Supplied data:
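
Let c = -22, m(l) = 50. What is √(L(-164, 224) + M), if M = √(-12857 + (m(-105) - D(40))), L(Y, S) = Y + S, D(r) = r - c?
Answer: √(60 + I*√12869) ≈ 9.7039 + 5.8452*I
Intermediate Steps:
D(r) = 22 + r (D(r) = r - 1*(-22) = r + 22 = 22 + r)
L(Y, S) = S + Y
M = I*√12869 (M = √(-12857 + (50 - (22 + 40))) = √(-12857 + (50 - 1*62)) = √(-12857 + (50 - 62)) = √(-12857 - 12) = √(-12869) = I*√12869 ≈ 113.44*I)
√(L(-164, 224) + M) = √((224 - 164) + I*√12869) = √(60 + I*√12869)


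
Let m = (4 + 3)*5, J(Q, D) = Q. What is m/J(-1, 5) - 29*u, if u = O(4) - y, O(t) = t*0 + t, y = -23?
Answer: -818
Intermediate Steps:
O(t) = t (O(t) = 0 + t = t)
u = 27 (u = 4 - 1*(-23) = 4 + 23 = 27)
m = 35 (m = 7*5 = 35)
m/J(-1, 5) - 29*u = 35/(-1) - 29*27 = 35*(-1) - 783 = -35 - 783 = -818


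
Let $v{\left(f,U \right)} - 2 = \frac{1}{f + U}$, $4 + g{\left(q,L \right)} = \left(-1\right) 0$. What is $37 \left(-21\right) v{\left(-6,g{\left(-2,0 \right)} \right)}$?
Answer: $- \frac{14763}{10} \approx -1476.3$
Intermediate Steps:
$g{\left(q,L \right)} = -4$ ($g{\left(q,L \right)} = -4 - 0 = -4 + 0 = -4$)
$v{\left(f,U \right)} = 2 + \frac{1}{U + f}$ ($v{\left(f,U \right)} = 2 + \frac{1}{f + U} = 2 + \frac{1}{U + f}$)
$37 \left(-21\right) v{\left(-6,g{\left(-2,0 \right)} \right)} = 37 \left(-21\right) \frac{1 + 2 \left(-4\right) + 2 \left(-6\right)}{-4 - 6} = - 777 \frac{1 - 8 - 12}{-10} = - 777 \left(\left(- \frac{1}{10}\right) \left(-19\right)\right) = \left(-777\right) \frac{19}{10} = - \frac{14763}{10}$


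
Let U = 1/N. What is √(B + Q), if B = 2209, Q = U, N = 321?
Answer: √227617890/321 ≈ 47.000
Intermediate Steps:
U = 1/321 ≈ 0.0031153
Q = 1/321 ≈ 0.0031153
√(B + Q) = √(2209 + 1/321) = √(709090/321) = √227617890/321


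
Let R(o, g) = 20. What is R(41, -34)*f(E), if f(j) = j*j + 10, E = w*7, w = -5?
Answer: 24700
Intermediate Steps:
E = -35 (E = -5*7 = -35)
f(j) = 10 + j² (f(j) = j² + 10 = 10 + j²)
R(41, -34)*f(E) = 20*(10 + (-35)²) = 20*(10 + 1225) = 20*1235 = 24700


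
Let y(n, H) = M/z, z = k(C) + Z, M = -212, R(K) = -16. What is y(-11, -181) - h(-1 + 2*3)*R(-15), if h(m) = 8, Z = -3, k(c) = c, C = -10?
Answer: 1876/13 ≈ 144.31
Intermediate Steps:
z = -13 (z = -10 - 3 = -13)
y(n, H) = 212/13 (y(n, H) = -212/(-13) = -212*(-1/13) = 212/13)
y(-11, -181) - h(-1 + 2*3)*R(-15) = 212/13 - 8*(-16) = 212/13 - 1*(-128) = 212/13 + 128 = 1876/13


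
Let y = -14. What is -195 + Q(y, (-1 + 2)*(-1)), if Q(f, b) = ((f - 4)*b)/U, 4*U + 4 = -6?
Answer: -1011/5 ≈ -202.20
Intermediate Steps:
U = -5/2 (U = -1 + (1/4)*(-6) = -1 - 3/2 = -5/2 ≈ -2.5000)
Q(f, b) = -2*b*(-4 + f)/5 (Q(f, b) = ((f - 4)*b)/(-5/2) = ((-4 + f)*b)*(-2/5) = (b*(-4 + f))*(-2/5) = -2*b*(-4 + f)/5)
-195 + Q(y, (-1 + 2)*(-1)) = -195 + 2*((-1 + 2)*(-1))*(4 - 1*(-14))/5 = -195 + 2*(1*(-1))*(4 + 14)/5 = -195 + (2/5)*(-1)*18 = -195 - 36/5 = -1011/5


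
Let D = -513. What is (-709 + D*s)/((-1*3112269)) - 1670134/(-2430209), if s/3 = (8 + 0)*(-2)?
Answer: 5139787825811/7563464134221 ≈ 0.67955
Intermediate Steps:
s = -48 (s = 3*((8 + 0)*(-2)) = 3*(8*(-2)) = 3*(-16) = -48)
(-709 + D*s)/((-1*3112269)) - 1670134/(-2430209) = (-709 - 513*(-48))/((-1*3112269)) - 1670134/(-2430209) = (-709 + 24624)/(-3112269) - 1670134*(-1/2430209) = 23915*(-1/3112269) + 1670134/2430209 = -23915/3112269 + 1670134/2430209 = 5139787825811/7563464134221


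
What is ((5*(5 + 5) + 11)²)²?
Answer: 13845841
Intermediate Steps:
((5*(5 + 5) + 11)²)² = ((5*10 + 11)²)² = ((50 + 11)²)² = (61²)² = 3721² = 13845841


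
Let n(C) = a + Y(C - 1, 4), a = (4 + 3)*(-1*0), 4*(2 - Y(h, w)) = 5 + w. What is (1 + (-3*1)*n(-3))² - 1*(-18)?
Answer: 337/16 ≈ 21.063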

The problem: Retype the material above, character for character.

Answer area:
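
Let c = -22, m(l) = 50. What is √(L(-164, 224) + M), if M = √(-12857 + (m(-105) - D(40))), L(Y, S) = Y + S, D(r) = r - c?
Answer: √(60 + I*√12869) ≈ 9.7039 + 5.8452*I
Intermediate Steps:
D(r) = 22 + r (D(r) = r - 1*(-22) = r + 22 = 22 + r)
L(Y, S) = S + Y
M = I*√12869 (M = √(-12857 + (50 - (22 + 40))) = √(-12857 + (50 - 1*62)) = √(-12857 + (50 - 62)) = √(-12857 - 12) = √(-12869) = I*√12869 ≈ 113.44*I)
√(L(-164, 224) + M) = √((224 - 164) + I*√12869) = √(60 + I*√12869)


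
Let m = (4 + 3)*5, J(Q, D) = Q. What is m/J(-1, 5) - 29*u, if u = O(4) - y, O(t) = t*0 + t, y = -23?
Answer: -818
Intermediate Steps:
O(t) = t (O(t) = 0 + t = t)
u = 27 (u = 4 - 1*(-23) = 4 + 23 = 27)
m = 35 (m = 7*5 = 35)
m/J(-1, 5) - 29*u = 35/(-1) - 29*27 = 35*(-1) - 783 = -35 - 783 = -818


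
Let $v{\left(f,U \right)} - 2 = \frac{1}{f + U}$, $4 + g{\left(q,L \right)} = \left(-1\right) 0$. What is $37 \left(-21\right) v{\left(-6,g{\left(-2,0 \right)} \right)}$?
Answer: $- \frac{14763}{10} \approx -1476.3$
Intermediate Steps:
$g{\left(q,L \right)} = -4$ ($g{\left(q,L \right)} = -4 - 0 = -4 + 0 = -4$)
$v{\left(f,U \right)} = 2 + \frac{1}{U + f}$ ($v{\left(f,U \right)} = 2 + \frac{1}{f + U} = 2 + \frac{1}{U + f}$)
$37 \left(-21\right) v{\left(-6,g{\left(-2,0 \right)} \right)} = 37 \left(-21\right) \frac{1 + 2 \left(-4\right) + 2 \left(-6\right)}{-4 - 6} = - 777 \frac{1 - 8 - 12}{-10} = - 777 \left(\left(- \frac{1}{10}\right) \left(-19\right)\right) = \left(-777\right) \frac{19}{10} = - \frac{14763}{10}$


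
Let U = 1/N. What is √(B + Q), if B = 2209, Q = U, N = 321?
Answer: √227617890/321 ≈ 47.000
Intermediate Steps:
U = 1/321 ≈ 0.0031153
Q = 1/321 ≈ 0.0031153
√(B + Q) = √(2209 + 1/321) = √(709090/321) = √227617890/321


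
Let R(o, g) = 20. What is R(41, -34)*f(E), if f(j) = j*j + 10, E = w*7, w = -5?
Answer: 24700
Intermediate Steps:
E = -35 (E = -5*7 = -35)
f(j) = 10 + j² (f(j) = j² + 10 = 10 + j²)
R(41, -34)*f(E) = 20*(10 + (-35)²) = 20*(10 + 1225) = 20*1235 = 24700


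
Let y(n, H) = M/z, z = k(C) + Z, M = -212, R(K) = -16. What is y(-11, -181) - h(-1 + 2*3)*R(-15), if h(m) = 8, Z = -3, k(c) = c, C = -10?
Answer: 1876/13 ≈ 144.31
Intermediate Steps:
z = -13 (z = -10 - 3 = -13)
y(n, H) = 212/13 (y(n, H) = -212/(-13) = -212*(-1/13) = 212/13)
y(-11, -181) - h(-1 + 2*3)*R(-15) = 212/13 - 8*(-16) = 212/13 - 1*(-128) = 212/13 + 128 = 1876/13


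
Let y = -14. What is -195 + Q(y, (-1 + 2)*(-1)), if Q(f, b) = ((f - 4)*b)/U, 4*U + 4 = -6?
Answer: -1011/5 ≈ -202.20
Intermediate Steps:
U = -5/2 (U = -1 + (1/4)*(-6) = -1 - 3/2 = -5/2 ≈ -2.5000)
Q(f, b) = -2*b*(-4 + f)/5 (Q(f, b) = ((f - 4)*b)/(-5/2) = ((-4 + f)*b)*(-2/5) = (b*(-4 + f))*(-2/5) = -2*b*(-4 + f)/5)
-195 + Q(y, (-1 + 2)*(-1)) = -195 + 2*((-1 + 2)*(-1))*(4 - 1*(-14))/5 = -195 + 2*(1*(-1))*(4 + 14)/5 = -195 + (2/5)*(-1)*18 = -195 - 36/5 = -1011/5


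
Let D = -513. What is (-709 + D*s)/((-1*3112269)) - 1670134/(-2430209), if s/3 = (8 + 0)*(-2)?
Answer: 5139787825811/7563464134221 ≈ 0.67955
Intermediate Steps:
s = -48 (s = 3*((8 + 0)*(-2)) = 3*(8*(-2)) = 3*(-16) = -48)
(-709 + D*s)/((-1*3112269)) - 1670134/(-2430209) = (-709 - 513*(-48))/((-1*3112269)) - 1670134/(-2430209) = (-709 + 24624)/(-3112269) - 1670134*(-1/2430209) = 23915*(-1/3112269) + 1670134/2430209 = -23915/3112269 + 1670134/2430209 = 5139787825811/7563464134221


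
What is ((5*(5 + 5) + 11)²)²?
Answer: 13845841
Intermediate Steps:
((5*(5 + 5) + 11)²)² = ((5*10 + 11)²)² = ((50 + 11)²)² = (61²)² = 3721² = 13845841


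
Let n(C) = a + Y(C - 1, 4), a = (4 + 3)*(-1*0), 4*(2 - Y(h, w)) = 5 + w. What is (1 + (-3*1)*n(-3))² - 1*(-18)?
Answer: 337/16 ≈ 21.063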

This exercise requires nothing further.